(Work request): Starting at the line that contains "Wei beat Kamil", transcribe every remaining line of the entries exactly, including the last one.

(Given records):
========================================

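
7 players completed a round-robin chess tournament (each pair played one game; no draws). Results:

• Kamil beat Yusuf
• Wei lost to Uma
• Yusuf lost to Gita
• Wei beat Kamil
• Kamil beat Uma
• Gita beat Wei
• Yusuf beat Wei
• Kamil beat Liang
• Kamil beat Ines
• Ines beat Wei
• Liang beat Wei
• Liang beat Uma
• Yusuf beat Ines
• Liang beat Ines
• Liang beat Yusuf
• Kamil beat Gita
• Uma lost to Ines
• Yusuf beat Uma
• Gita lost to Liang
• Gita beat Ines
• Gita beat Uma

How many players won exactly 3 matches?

Win totals: Ines 2, Yusuf 3, Wei 1, Liang 5, Gita 4, Kamil 5, Uma 1.
Exactly 3: Yusuf — 1 player.

1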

========================================

(Solution for this exercise):
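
• Wei beat Kamil
• Kamil beat Uma
• Gita beat Wei
• Yusuf beat Wei
• Kamil beat Liang
• Kamil beat Ines
• Ines beat Wei
• Liang beat Wei
• Liang beat Uma
• Yusuf beat Ines
• Liang beat Ines
• Liang beat Yusuf
• Kamil beat Gita
• Uma lost to Ines
• Yusuf beat Uma
• Gita lost to Liang
• Gita beat Ines
• Gita beat Uma

How many players won exactly 3 matches?

Win totals: Ines 2, Yusuf 3, Wei 1, Liang 5, Gita 4, Kamil 5, Uma 1.
Exactly 3: Yusuf — 1 player.

1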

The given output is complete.